• **Stored data**:
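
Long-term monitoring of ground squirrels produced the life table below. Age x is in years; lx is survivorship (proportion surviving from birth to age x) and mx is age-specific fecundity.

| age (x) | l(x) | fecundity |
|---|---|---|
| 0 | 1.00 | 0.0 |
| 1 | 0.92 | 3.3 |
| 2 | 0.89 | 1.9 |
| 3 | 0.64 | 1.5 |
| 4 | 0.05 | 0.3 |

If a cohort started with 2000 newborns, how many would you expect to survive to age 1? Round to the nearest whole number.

Expected survivors = N0 · l_1 = 2000 × 0.92 = 1840 → 1840

1840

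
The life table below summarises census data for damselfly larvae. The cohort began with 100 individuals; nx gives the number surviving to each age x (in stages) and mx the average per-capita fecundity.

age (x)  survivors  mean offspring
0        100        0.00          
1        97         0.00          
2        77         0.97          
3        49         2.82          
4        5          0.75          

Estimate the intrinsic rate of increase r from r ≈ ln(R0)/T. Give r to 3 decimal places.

0.289

lx = nx/n0 = nx/100: 1, 0.97, 0.77, 0.49, 0.05
R0 = Σ lx·mx = 0 + 0 + 0.7469 + 1.3818 + 0.0375 = 2.1662
Σ x·lx·mx = 5.7892; T = 5.7892/2.1662 = 2.67251…
r ≈ ln(R0)/T = ln(2.1662)/2.67251… = 0.28923… → 0.289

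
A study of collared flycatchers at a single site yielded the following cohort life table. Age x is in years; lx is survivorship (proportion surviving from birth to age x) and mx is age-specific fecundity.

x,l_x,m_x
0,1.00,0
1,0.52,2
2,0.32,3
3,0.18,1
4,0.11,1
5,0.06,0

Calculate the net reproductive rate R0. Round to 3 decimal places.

2.290

lx·mx by age: 0, 1.04, 0.96, 0.18, 0.11, 0
R0 = Σ lx·mx = 2.29 → 2.290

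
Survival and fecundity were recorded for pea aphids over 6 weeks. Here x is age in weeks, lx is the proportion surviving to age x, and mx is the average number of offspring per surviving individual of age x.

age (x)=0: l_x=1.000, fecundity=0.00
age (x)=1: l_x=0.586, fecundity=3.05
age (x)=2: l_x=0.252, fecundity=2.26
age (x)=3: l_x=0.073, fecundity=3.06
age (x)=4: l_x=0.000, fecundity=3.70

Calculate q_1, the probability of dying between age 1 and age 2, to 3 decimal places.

q_1 = (l_1 − l_2) / l_1 = (0.586 − 0.252) / 0.586
     = 0.334 / 0.586 = 0.569966… → 0.570

0.570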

• **Description of the task**:
Nothing may be omitted; retype every record exactly.

• **Answer for this exercise**:
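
Long-term monitoring of ground squirrels produced the life table below. Age x is in years; lx is survivorship (proportion surviving from birth to age x) and mx is age-specific fecundity.

| age (x) | l(x) | fecundity |
|---|---|---|
| 0 | 1.00 | 0.0 |
| 1 | 0.92 | 3.3 |
| 2 | 0.89 | 1.9 |
| 3 | 0.64 | 1.5 |
| 4 | 0.05 | 0.3 |

If a cohort started with 2000 newborns, how many would you expect to survive to age 1? Round to the nearest whole number.

Expected survivors = N0 · l_1 = 2000 × 0.92 = 1840 → 1840

1840

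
The life table below summarises census data for damselfly larvae. The cohort began with 100 individuals; nx gives the number surviving to each age x (in stages) and mx the average per-capita fecundity.

age (x)  survivors  mean offspring
0        100        0.00          
1        97         0.00          
2        77         0.97          
3        49         2.82          
4        5          0.75          

Estimate the intrinsic rate of increase r from r ≈ ln(R0)/T. Give r to 3 decimal places.

0.289

lx = nx/n0 = nx/100: 1, 0.97, 0.77, 0.49, 0.05
R0 = Σ lx·mx = 0 + 0 + 0.7469 + 1.3818 + 0.0375 = 2.1662
Σ x·lx·mx = 5.7892; T = 5.7892/2.1662 = 2.67251…
r ≈ ln(R0)/T = ln(2.1662)/2.67251… = 0.28923… → 0.289

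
A study of collared flycatchers at a single site yielded the following cohort life table. Age x is in years; lx is survivorship (proportion surviving from birth to age x) and mx is age-specific fecundity.

x,l_x,m_x
0,1.00,0
1,0.52,2
2,0.32,3
3,0.18,1
4,0.11,1
5,0.06,0

Calculate the net reproductive rate R0. Round to 3 decimal places.

2.290

lx·mx by age: 0, 1.04, 0.96, 0.18, 0.11, 0
R0 = Σ lx·mx = 2.29 → 2.290

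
Survival and fecundity were recorded for pea aphids over 6 weeks. Here x is age in weeks, lx is the proportion surviving to age x, and mx is the average number of offspring per surviving individual of age x.

age (x)=0: l_x=1.000, fecundity=0.00
age (x)=1: l_x=0.586, fecundity=3.05
age (x)=2: l_x=0.252, fecundity=2.26
age (x)=3: l_x=0.073, fecundity=3.06
age (x)=4: l_x=0.000, fecundity=3.70

Calculate q_1, the probability of dying between age 1 and age 2, to 3 decimal places.

q_1 = (l_1 − l_2) / l_1 = (0.586 − 0.252) / 0.586
     = 0.334 / 0.586 = 0.569966… → 0.570

0.570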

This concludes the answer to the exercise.